What you will do - For each line of the listing that holds "nodes", show the full line.

Exercise data -
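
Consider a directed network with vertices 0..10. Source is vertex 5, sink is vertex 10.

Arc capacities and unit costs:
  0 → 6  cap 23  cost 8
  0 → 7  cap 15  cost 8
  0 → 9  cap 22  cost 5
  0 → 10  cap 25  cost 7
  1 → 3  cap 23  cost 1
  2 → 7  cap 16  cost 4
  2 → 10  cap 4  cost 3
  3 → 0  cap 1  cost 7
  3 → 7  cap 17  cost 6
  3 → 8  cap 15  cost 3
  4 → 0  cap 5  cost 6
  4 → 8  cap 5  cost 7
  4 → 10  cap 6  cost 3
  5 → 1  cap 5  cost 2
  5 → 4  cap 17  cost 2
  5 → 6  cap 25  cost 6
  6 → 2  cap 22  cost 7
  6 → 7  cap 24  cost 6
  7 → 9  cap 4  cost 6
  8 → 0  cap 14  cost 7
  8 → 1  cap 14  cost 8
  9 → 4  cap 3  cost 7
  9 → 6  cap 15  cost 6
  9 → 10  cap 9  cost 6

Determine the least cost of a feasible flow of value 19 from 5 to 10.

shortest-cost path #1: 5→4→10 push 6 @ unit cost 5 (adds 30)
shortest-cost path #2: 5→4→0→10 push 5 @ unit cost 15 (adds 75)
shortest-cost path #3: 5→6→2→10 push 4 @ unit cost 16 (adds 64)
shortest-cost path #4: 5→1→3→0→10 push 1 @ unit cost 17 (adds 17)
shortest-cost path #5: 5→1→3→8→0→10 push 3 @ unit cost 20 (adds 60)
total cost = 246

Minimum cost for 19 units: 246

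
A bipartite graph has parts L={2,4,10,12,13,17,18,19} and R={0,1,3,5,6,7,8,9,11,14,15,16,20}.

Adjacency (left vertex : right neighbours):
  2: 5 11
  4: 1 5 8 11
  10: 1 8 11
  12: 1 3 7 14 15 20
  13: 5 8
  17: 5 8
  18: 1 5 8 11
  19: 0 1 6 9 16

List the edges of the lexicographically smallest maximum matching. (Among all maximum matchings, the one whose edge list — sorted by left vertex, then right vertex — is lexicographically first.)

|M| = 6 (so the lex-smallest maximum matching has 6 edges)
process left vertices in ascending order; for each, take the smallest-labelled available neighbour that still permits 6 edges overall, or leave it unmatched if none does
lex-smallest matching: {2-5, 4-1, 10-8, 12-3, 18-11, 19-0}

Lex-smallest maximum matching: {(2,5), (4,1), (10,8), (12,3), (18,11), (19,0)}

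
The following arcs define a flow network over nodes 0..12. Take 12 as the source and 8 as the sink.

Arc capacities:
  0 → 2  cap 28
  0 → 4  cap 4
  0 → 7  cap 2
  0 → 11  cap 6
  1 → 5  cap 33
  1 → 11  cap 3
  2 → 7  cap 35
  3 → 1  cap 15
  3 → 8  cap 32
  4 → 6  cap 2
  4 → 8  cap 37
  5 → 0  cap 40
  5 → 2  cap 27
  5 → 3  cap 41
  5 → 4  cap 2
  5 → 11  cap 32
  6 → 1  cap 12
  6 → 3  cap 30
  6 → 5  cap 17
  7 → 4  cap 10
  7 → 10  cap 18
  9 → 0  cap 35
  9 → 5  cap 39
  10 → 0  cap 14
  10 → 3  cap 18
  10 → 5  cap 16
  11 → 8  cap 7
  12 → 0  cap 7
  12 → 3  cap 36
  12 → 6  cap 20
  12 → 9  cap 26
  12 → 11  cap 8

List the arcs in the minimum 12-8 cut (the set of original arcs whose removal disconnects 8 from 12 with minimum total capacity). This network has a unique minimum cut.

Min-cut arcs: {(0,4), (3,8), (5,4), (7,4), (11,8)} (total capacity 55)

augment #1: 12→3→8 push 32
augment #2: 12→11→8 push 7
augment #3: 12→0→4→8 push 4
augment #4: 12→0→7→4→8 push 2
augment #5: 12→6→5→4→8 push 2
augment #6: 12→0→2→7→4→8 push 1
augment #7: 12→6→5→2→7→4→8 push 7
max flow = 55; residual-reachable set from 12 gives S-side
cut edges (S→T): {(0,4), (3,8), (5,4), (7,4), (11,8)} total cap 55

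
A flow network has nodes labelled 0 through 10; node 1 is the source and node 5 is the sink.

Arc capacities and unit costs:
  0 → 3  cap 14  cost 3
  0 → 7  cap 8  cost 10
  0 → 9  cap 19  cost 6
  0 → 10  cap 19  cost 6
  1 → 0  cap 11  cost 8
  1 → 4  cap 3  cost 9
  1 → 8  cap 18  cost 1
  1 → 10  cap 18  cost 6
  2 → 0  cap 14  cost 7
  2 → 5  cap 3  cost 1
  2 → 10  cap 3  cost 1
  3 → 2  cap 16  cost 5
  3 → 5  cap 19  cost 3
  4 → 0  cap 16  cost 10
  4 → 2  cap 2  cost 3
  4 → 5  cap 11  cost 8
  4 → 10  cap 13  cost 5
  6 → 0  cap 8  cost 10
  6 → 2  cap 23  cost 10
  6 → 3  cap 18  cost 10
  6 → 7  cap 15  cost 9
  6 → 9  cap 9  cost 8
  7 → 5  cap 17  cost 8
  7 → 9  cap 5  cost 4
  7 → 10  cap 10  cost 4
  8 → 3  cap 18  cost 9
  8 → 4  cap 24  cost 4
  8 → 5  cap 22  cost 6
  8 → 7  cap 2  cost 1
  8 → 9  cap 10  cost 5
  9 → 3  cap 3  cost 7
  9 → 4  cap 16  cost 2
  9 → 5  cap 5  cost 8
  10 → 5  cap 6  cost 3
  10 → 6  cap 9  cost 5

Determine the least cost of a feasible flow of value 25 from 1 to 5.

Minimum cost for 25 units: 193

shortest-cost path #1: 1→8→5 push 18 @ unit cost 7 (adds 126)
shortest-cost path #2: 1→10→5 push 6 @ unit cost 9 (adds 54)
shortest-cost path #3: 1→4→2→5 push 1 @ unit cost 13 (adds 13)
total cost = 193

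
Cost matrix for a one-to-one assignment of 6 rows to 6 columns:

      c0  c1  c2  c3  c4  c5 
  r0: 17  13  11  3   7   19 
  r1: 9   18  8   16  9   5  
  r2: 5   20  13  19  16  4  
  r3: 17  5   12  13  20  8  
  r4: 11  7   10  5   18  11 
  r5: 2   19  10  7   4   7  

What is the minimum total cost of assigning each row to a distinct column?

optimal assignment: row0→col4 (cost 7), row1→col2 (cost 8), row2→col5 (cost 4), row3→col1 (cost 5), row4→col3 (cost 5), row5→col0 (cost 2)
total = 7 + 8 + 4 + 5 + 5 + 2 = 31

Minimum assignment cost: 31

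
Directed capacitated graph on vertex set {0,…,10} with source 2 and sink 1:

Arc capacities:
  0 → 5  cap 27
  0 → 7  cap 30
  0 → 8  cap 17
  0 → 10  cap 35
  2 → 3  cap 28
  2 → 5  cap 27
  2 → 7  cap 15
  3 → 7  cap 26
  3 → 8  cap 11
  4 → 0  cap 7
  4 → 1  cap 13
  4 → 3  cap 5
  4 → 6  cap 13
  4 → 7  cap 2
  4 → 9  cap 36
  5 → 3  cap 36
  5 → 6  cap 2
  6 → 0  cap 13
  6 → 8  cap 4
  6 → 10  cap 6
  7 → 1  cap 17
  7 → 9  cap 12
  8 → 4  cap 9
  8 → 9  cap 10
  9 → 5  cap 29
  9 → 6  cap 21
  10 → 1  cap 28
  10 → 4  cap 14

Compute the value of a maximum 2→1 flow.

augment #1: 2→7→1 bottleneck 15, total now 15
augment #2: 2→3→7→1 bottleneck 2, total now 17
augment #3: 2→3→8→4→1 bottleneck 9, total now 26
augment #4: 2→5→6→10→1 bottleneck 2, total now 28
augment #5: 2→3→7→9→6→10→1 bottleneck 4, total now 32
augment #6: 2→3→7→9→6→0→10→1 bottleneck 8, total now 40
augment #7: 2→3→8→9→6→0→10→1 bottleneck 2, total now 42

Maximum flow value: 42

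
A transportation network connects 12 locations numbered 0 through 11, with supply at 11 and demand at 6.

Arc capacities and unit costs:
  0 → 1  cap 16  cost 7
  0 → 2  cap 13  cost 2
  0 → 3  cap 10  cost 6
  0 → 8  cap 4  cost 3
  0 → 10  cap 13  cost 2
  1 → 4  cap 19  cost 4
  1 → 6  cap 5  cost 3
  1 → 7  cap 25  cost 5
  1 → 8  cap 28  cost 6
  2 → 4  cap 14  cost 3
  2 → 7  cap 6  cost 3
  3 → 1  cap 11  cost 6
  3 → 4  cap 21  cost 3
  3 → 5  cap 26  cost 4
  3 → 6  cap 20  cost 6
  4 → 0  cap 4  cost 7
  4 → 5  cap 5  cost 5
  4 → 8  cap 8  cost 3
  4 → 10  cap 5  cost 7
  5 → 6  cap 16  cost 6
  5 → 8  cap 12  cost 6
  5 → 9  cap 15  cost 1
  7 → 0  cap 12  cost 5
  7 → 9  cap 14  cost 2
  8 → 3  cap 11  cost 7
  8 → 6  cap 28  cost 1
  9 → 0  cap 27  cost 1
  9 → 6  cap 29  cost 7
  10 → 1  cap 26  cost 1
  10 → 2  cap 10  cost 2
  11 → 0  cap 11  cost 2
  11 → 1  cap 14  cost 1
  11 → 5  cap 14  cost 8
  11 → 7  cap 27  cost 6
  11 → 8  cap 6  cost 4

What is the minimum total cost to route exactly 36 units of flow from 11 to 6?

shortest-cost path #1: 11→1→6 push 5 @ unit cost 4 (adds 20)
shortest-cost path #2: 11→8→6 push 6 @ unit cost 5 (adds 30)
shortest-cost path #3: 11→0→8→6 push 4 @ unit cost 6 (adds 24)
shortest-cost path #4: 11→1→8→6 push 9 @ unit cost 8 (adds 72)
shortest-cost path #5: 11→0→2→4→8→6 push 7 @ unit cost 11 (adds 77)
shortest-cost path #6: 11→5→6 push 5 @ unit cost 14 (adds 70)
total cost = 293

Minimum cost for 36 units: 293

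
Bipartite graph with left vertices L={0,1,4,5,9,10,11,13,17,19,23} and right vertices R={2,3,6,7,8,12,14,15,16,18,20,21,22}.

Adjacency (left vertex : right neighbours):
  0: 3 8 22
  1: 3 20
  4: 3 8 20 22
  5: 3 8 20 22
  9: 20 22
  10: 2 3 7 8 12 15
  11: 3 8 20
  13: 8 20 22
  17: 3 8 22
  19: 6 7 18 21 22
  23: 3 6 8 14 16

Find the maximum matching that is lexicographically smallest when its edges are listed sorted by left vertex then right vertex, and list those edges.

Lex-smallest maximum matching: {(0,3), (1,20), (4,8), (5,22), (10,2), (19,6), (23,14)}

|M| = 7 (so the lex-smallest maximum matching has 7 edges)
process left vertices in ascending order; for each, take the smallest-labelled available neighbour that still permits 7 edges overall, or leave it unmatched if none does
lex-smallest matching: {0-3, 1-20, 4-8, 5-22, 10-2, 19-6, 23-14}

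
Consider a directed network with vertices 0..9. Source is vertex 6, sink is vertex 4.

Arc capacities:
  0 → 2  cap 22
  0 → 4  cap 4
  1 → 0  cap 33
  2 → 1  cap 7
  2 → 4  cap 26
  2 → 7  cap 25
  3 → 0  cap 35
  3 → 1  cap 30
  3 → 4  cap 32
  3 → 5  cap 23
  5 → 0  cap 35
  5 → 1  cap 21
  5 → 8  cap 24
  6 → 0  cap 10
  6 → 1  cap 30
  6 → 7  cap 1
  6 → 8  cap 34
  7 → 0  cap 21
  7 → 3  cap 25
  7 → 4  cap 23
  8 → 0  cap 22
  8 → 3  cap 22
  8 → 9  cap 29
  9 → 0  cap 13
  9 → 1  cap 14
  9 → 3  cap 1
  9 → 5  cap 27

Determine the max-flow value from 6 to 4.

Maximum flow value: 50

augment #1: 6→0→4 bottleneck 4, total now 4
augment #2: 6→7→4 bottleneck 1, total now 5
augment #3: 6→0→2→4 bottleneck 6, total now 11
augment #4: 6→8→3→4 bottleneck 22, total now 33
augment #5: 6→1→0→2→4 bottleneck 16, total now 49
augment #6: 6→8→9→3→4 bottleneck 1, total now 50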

Solution for this task -
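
The following arcs define a flow network over nodes 0..12. Take 12 as the source and 8 as the sink.
A flow network has nodes labelled 0 through 10; node 1 is the source and node 5 is the sink.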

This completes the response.